Records from a collection
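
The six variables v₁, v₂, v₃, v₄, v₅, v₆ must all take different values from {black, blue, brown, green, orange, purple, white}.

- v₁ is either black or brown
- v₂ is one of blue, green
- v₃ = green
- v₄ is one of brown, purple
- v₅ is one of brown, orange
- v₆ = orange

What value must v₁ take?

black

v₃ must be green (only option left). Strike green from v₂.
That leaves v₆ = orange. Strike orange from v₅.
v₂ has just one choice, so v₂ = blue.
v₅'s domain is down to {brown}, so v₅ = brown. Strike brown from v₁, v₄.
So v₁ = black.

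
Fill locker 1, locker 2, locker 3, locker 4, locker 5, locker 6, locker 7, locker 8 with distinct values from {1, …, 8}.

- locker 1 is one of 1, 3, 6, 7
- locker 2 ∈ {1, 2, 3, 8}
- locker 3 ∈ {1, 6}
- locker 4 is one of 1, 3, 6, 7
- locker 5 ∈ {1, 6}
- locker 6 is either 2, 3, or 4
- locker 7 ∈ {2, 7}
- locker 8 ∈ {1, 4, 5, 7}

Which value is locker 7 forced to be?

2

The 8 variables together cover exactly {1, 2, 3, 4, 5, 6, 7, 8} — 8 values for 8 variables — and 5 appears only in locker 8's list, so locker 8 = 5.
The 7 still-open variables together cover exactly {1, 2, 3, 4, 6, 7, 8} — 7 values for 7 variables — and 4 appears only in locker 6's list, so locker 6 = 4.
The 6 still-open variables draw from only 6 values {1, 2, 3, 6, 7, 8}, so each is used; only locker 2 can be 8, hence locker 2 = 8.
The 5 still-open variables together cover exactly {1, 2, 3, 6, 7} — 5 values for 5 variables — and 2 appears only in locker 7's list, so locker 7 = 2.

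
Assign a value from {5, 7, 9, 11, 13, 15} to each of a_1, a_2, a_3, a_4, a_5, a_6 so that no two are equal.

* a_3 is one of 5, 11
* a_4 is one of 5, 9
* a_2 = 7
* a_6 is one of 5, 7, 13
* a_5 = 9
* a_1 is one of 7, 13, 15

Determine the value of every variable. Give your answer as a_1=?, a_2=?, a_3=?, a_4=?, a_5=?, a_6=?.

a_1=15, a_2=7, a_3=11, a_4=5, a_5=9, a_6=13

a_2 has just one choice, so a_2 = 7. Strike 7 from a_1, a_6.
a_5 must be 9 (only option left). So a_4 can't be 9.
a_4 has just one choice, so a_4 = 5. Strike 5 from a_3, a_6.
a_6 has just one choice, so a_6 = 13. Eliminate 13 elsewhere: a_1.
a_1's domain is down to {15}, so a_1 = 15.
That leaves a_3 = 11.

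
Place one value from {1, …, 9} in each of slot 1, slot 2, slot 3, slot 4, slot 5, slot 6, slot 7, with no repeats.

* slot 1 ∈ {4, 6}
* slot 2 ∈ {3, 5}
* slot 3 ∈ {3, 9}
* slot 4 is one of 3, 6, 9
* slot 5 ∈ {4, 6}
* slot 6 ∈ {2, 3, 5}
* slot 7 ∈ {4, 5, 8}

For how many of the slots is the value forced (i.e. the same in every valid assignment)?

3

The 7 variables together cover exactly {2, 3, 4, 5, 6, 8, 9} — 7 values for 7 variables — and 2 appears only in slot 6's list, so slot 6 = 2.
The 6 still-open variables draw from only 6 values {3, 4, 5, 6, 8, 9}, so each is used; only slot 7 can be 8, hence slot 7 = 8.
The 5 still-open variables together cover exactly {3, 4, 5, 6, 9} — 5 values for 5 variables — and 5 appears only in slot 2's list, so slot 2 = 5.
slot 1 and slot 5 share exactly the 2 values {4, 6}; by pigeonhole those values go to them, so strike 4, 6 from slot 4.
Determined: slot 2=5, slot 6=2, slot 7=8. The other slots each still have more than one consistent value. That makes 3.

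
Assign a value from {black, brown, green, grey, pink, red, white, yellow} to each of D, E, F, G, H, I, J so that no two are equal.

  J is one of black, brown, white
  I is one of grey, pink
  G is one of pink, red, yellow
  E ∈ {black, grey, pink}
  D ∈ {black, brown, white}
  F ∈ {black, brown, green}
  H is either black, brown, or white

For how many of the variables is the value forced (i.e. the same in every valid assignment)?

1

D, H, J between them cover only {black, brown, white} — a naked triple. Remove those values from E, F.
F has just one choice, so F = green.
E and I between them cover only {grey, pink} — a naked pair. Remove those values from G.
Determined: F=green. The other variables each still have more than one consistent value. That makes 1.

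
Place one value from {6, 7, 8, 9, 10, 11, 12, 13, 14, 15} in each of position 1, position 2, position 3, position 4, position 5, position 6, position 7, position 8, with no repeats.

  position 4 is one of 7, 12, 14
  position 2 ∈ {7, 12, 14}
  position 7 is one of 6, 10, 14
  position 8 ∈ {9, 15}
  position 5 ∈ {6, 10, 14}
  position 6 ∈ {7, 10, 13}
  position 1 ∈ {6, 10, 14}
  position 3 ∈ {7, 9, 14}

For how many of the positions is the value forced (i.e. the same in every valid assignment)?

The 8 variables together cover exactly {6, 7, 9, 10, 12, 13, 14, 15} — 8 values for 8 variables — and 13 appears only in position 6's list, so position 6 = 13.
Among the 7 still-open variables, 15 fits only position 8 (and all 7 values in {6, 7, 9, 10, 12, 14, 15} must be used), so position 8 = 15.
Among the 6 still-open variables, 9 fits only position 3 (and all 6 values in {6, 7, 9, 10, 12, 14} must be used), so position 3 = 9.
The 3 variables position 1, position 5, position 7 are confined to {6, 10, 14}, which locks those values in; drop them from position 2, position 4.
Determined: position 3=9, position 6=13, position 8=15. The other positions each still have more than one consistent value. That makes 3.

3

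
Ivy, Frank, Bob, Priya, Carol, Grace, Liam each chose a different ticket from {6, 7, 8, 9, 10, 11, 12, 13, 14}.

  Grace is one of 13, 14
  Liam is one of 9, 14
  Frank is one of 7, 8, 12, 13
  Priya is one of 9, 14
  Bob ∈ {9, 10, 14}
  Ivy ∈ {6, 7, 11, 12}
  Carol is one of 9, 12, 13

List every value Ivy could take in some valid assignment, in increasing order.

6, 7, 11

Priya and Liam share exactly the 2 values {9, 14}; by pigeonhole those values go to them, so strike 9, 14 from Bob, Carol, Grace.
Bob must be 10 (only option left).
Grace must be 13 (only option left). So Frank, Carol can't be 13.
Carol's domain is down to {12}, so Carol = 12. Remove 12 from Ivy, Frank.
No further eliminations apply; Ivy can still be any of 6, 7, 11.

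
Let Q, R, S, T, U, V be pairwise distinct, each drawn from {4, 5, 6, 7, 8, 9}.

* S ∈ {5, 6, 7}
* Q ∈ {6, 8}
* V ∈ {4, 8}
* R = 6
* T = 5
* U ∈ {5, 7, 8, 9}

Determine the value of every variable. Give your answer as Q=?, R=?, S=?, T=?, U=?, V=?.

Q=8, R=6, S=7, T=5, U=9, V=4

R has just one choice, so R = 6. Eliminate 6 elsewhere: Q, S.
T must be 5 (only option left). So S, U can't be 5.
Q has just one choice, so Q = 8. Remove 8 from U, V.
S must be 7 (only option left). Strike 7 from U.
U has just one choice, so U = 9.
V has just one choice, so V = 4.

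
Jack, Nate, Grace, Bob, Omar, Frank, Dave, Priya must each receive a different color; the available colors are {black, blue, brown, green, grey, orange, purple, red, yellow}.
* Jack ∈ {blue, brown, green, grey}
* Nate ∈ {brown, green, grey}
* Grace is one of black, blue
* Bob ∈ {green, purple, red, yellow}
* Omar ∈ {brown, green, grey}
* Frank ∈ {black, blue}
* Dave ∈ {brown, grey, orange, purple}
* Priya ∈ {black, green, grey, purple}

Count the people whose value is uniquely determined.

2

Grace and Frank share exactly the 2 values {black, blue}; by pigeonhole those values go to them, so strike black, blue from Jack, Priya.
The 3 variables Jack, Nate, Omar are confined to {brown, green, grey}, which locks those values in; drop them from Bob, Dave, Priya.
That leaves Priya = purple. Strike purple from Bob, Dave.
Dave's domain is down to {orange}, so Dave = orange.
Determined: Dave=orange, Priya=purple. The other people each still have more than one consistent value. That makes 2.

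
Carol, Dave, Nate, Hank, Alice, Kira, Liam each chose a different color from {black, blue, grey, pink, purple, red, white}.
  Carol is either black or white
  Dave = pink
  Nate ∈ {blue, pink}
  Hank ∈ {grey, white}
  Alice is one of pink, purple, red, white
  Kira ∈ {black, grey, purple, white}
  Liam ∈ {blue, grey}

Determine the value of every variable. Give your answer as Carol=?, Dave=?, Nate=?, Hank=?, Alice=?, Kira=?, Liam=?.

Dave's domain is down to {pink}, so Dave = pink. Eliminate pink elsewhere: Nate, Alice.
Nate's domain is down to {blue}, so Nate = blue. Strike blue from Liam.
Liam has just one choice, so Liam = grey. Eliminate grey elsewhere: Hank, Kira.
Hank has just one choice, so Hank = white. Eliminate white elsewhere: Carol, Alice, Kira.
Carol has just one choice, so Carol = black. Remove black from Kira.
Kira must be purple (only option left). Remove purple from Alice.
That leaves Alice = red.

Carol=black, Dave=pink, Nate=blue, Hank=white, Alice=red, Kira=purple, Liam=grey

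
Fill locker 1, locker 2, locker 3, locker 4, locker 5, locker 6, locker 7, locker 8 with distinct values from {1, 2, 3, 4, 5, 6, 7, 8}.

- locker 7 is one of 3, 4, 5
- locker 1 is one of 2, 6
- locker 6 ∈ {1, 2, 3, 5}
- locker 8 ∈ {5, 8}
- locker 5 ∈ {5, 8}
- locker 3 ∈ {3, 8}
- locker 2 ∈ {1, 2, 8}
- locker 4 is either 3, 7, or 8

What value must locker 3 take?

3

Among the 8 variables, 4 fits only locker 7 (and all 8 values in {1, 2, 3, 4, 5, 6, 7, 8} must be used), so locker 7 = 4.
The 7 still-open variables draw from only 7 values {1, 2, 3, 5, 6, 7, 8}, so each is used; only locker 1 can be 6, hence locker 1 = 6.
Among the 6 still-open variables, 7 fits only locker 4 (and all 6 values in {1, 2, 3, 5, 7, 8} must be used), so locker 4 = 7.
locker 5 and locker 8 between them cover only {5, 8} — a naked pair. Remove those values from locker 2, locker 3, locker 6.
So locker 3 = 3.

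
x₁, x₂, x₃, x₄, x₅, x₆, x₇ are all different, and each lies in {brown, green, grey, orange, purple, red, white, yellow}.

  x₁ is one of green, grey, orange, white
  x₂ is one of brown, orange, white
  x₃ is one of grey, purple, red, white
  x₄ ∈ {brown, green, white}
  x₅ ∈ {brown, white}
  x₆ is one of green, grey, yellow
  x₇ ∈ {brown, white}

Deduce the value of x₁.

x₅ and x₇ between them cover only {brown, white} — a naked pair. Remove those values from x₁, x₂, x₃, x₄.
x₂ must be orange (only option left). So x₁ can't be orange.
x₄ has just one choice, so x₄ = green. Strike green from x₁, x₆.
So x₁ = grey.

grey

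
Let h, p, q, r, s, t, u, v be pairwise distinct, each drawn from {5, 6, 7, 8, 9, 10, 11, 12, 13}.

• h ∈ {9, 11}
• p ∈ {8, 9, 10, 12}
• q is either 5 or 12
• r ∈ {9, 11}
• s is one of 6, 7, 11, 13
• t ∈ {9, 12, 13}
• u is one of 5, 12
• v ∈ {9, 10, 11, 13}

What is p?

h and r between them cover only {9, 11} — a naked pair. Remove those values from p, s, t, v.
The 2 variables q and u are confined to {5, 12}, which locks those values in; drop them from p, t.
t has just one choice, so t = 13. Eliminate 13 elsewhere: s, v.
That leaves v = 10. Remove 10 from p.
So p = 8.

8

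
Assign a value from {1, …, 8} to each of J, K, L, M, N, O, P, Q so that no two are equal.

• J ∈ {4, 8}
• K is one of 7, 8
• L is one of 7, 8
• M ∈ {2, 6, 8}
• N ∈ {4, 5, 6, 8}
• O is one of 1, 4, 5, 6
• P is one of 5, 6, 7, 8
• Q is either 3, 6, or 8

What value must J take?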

*REQUIREMENT*. Go through the entries above and report every line in which the word "repeats" appears.

*EXERCISE RESPONSE*.
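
Place one value from {1, …, 9} in each of slot 1, slot 2, slot 3, slot 4, slot 5, slot 6, slot 7, with no repeats.
Place one value from {6, 7, 8, 9, 10, 11, 12, 13, 14, 15} in each of position 1, position 2, position 3, position 4, position 5, position 6, position 7, position 8, with no repeats.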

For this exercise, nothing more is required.